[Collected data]
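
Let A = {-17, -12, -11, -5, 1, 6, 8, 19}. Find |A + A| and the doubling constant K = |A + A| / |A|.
K = |A + A| / |A| = 28/8 = 7/2

Enumerate A + A = {a + b : a, b ∈ A}. With |A| = 8, there are |A|^2 = 64 ordered sum pairs; collecting distinct values, A + A = {-34, -29, -28, -24, -23, -22, -17, -16, -11, -10, -9, -6, -5, -4, -3, 1, 2, 3, 7, 8, 9, 12, 14, 16, 20, 25, 27, 38}, so |A + A| = 28. Thus K = 28/8 = 7/2. For comparison, the minimum possible |A + A| over all 8-element sets is 2·8 − 1 = 15 (so min K = 15/8), attained only by arithmetic progressions.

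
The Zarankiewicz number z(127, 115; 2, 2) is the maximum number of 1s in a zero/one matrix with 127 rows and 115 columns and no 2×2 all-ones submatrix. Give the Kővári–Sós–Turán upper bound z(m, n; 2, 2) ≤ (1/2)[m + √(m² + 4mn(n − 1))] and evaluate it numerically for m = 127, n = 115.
z(127, 115; 2, 2) ≤ (1/2)[127 + √(127² + 4·127·115·114)] = (1/2)[127 + √6676009] = 1355.3987

Kővári–Sós–Turán: let r_1, ..., r_127 be the row sums and z = Σ r_i the total number of 1s. Each pair of columns can share at most one row with both entries 1 (else a 2×2 all-ones block appears), so Σ_i C(r_i, 2) ≤ C(115, 2) = 6555. By convexity Σ_i C(r_i, 2) ≥ 127·C(z/127, 2) = z(z − 127)/(2·127), giving z² − 127z − 127·115·114 ≤ 0 and hence z ≤ (1/2)[127 + √(16129 + 4·1664970)] = (1/2)[127 + √6676009] ≈ (1/2)(127 + 2583.7974) = 1355.3987.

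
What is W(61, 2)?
W(61, 2) = 61 + 1 = 62

A 2-term AP is any pair of integers, so a monochromatic 2-AP exists iff some colour is used at least twice. With 61 colours, the colouring i ↦ i on {1, ..., 61} uses each colour once, avoiding any monochromatic pair, so W(61, 2) > 61. For {1, ..., 62}, pigeonhole forces two integers of the same colour, which form a monochromatic 2-AP. Hence W(61, 2) = 62.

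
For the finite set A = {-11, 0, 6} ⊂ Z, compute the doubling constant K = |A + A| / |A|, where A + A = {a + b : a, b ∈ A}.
K = |A + A| / |A| = 6/3 = 2

Enumerate A + A = {a + b : a, b ∈ A}. With |A| = 3, there are |A|^2 = 9 ordered sum pairs; collecting distinct values, A + A = {-22, -11, -5, 0, 6, 12}, so |A + A| = 6. Thus K = 6/3 = 2. For comparison, the minimum possible |A + A| over all 3-element sets is 2·3 − 1 = 5 (so min K = 5/3), attained only by arithmetic progressions.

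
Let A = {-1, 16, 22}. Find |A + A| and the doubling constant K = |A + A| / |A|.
K = |A + A| / |A| = 6/3 = 2

Enumerate A + A = {a + b : a, b ∈ A}. With |A| = 3, there are |A|^2 = 9 ordered sum pairs; collecting distinct values, A + A = {-2, 15, 21, 32, 38, 44}, so |A + A| = 6. Thus K = 6/3 = 2. For comparison, the minimum possible |A + A| over all 3-element sets is 2·3 − 1 = 5 (so min K = 5/3), attained only by arithmetic progressions.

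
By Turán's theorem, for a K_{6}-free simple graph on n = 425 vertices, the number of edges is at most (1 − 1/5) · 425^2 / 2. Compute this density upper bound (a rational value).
Turán density bound = (4/5) · 425^2/2 = 72250

Turán's theorem: ex(n, K_{r+1}) is achieved by the complete r-partite Turán graph T(n, r) with parts as balanced as possible, and is at most (1 − 1/r) · n^2/2. For r = 5, n = 425: the density bound is (4/5) · 180625/2 = 72250. Since 5 ∣ 425, the Turán graph T(425, 5) has parts of equal size 85, and its edge count e(T(425, 5)) = 72250 attains the density bound exactly.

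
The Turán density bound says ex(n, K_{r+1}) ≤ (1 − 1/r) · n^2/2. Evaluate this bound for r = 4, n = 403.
Turán density bound = (3/4) · 403^2/2 = 487227/8 ≈ 60903.375

Turán's theorem: ex(n, K_{r+1}) is achieved by the complete r-partite Turán graph T(n, r) with parts as balanced as possible, and is at most (1 − 1/r) · n^2/2. For r = 4, n = 403: the density bound is (3/4) · 162409/2 = 487227/8 ≈ 60903.375. The integer-valued extremum is e(T(403, 4)) = 60903, which is strictly less than the density bound 487227/8 since 4 ∤ 403 (the parts of T(403, 4) cannot all be equal).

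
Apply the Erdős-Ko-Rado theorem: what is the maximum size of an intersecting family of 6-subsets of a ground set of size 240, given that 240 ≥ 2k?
max |F| = C(239, 5) = 6230484547

Erdős-Ko-Rado (1961): when n ≥ 2k, max |F| = C(n−1, k−1). The bound is attained by the star {A : i ∈ A} for any fixed i ∈ [n]. Here C(240−1, 6−1) = C(239, 5) = 6230484547.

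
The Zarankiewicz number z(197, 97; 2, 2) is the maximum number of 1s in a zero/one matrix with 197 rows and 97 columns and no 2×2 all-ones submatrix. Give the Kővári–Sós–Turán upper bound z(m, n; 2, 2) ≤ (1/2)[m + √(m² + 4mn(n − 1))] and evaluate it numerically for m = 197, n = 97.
z(197, 97; 2, 2) ≤ (1/2)[197 + √(197² + 4·197·97·96)] = (1/2)[197 + √7376665] = 1456.5008

Kővári–Sós–Turán: let r_1, ..., r_197 be the row sums and z = Σ r_i the total number of 1s. Each pair of columns can share at most one row with both entries 1 (else a 2×2 all-ones block appears), so Σ_i C(r_i, 2) ≤ C(97, 2) = 4656. By convexity Σ_i C(r_i, 2) ≥ 197·C(z/197, 2) = z(z − 197)/(2·197), giving z² − 197z − 197·97·96 ≤ 0 and hence z ≤ (1/2)[197 + √(38809 + 4·1834464)] = (1/2)[197 + √7376665] ≈ (1/2)(197 + 2716.0017) = 1456.5008.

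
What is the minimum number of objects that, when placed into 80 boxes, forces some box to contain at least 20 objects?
n = (20 − 1)·80 + 1 = 1521

By the generalised pigeonhole principle, to guarantee some box contains ≥ r objects we need more than (r − 1) · k objects total. Threshold: n = (r − 1) · k + 1. With r = 20 and k = 80: n = 19 · 80 + 1 = 1520 + 1 = 1521. For n = 1520 = 19 · 80, we can put exactly 19 objects in every box, avoiding 20 in any single one — so 1521 is tight.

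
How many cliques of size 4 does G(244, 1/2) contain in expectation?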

> [Your goal] Generate an exact reproduction of all entries.

> [Problem solution]
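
Let A = {-17, -12, -11, -5, 1, 6, 8, 19}. Find |A + A| and the doubling constant K = |A + A| / |A|.
K = |A + A| / |A| = 28/8 = 7/2

Enumerate A + A = {a + b : a, b ∈ A}. With |A| = 8, there are |A|^2 = 64 ordered sum pairs; collecting distinct values, A + A = {-34, -29, -28, -24, -23, -22, -17, -16, -11, -10, -9, -6, -5, -4, -3, 1, 2, 3, 7, 8, 9, 12, 14, 16, 20, 25, 27, 38}, so |A + A| = 28. Thus K = 28/8 = 7/2. For comparison, the minimum possible |A + A| over all 8-element sets is 2·8 − 1 = 15 (so min K = 15/8), attained only by arithmetic progressions.

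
The Zarankiewicz number z(127, 115; 2, 2) is the maximum number of 1s in a zero/one matrix with 127 rows and 115 columns and no 2×2 all-ones submatrix. Give the Kővári–Sós–Turán upper bound z(m, n; 2, 2) ≤ (1/2)[m + √(m² + 4mn(n − 1))] and evaluate it numerically for m = 127, n = 115.
z(127, 115; 2, 2) ≤ (1/2)[127 + √(127² + 4·127·115·114)] = (1/2)[127 + √6676009] = 1355.3987

Kővári–Sós–Turán: let r_1, ..., r_127 be the row sums and z = Σ r_i the total number of 1s. Each pair of columns can share at most one row with both entries 1 (else a 2×2 all-ones block appears), so Σ_i C(r_i, 2) ≤ C(115, 2) = 6555. By convexity Σ_i C(r_i, 2) ≥ 127·C(z/127, 2) = z(z − 127)/(2·127), giving z² − 127z − 127·115·114 ≤ 0 and hence z ≤ (1/2)[127 + √(16129 + 4·1664970)] = (1/2)[127 + √6676009] ≈ (1/2)(127 + 2583.7974) = 1355.3987.

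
What is W(61, 2)?
W(61, 2) = 61 + 1 = 62

A 2-term AP is any pair of integers, so a monochromatic 2-AP exists iff some colour is used at least twice. With 61 colours, the colouring i ↦ i on {1, ..., 61} uses each colour once, avoiding any monochromatic pair, so W(61, 2) > 61. For {1, ..., 62}, pigeonhole forces two integers of the same colour, which form a monochromatic 2-AP. Hence W(61, 2) = 62.

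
For the finite set A = {-11, 0, 6} ⊂ Z, compute the doubling constant K = |A + A| / |A|, where A + A = {a + b : a, b ∈ A}.
K = |A + A| / |A| = 6/3 = 2

Enumerate A + A = {a + b : a, b ∈ A}. With |A| = 3, there are |A|^2 = 9 ordered sum pairs; collecting distinct values, A + A = {-22, -11, -5, 0, 6, 12}, so |A + A| = 6. Thus K = 6/3 = 2. For comparison, the minimum possible |A + A| over all 3-element sets is 2·3 − 1 = 5 (so min K = 5/3), attained only by arithmetic progressions.

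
Let A = {-1, 16, 22}. Find |A + A| and the doubling constant K = |A + A| / |A|.
K = |A + A| / |A| = 6/3 = 2

Enumerate A + A = {a + b : a, b ∈ A}. With |A| = 3, there are |A|^2 = 9 ordered sum pairs; collecting distinct values, A + A = {-2, 15, 21, 32, 38, 44}, so |A + A| = 6. Thus K = 6/3 = 2. For comparison, the minimum possible |A + A| over all 3-element sets is 2·3 − 1 = 5 (so min K = 5/3), attained only by arithmetic progressions.

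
By Turán's theorem, for a K_{6}-free simple graph on n = 425 vertices, the number of edges is at most (1 − 1/5) · 425^2 / 2. Compute this density upper bound (a rational value).
Turán density bound = (4/5) · 425^2/2 = 72250

Turán's theorem: ex(n, K_{r+1}) is achieved by the complete r-partite Turán graph T(n, r) with parts as balanced as possible, and is at most (1 − 1/r) · n^2/2. For r = 5, n = 425: the density bound is (4/5) · 180625/2 = 72250. Since 5 ∣ 425, the Turán graph T(425, 5) has parts of equal size 85, and its edge count e(T(425, 5)) = 72250 attains the density bound exactly.

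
The Turán density bound says ex(n, K_{r+1}) ≤ (1 − 1/r) · n^2/2. Evaluate this bound for r = 4, n = 403.
Turán density bound = (3/4) · 403^2/2 = 487227/8 ≈ 60903.375

Turán's theorem: ex(n, K_{r+1}) is achieved by the complete r-partite Turán graph T(n, r) with parts as balanced as possible, and is at most (1 − 1/r) · n^2/2. For r = 4, n = 403: the density bound is (3/4) · 162409/2 = 487227/8 ≈ 60903.375. The integer-valued extremum is e(T(403, 4)) = 60903, which is strictly less than the density bound 487227/8 since 4 ∤ 403 (the parts of T(403, 4) cannot all be equal).

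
Apply the Erdős-Ko-Rado theorem: what is the maximum size of an intersecting family of 6-subsets of a ground set of size 240, given that 240 ≥ 2k?
max |F| = C(239, 5) = 6230484547

Erdős-Ko-Rado (1961): when n ≥ 2k, max |F| = C(n−1, k−1). The bound is attained by the star {A : i ∈ A} for any fixed i ∈ [n]. Here C(240−1, 6−1) = C(239, 5) = 6230484547.

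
The Zarankiewicz number z(197, 97; 2, 2) is the maximum number of 1s in a zero/one matrix with 197 rows and 97 columns and no 2×2 all-ones submatrix. Give the Kővári–Sós–Turán upper bound z(m, n; 2, 2) ≤ (1/2)[m + √(m² + 4mn(n − 1))] and evaluate it numerically for m = 197, n = 97.
z(197, 97; 2, 2) ≤ (1/2)[197 + √(197² + 4·197·97·96)] = (1/2)[197 + √7376665] = 1456.5008

Kővári–Sós–Turán: let r_1, ..., r_197 be the row sums and z = Σ r_i the total number of 1s. Each pair of columns can share at most one row with both entries 1 (else a 2×2 all-ones block appears), so Σ_i C(r_i, 2) ≤ C(97, 2) = 4656. By convexity Σ_i C(r_i, 2) ≥ 197·C(z/197, 2) = z(z − 197)/(2·197), giving z² − 197z − 197·97·96 ≤ 0 and hence z ≤ (1/2)[197 + √(38809 + 4·1834464)] = (1/2)[197 + √7376665] ≈ (1/2)(197 + 2716.0017) = 1456.5008.

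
What is the minimum number of objects that, when placed into 80 boxes, forces some box to contain at least 20 objects?
n = (20 − 1)·80 + 1 = 1521

By the generalised pigeonhole principle, to guarantee some box contains ≥ r objects we need more than (r − 1) · k objects total. Threshold: n = (r − 1) · k + 1. With r = 20 and k = 80: n = 19 · 80 + 1 = 1520 + 1 = 1521. For n = 1520 = 19 · 80, we can put exactly 19 objects in every box, avoiding 20 in any single one — so 1521 is tight.

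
How many cliques of size 4 does G(244, 1/2) contain in expectation?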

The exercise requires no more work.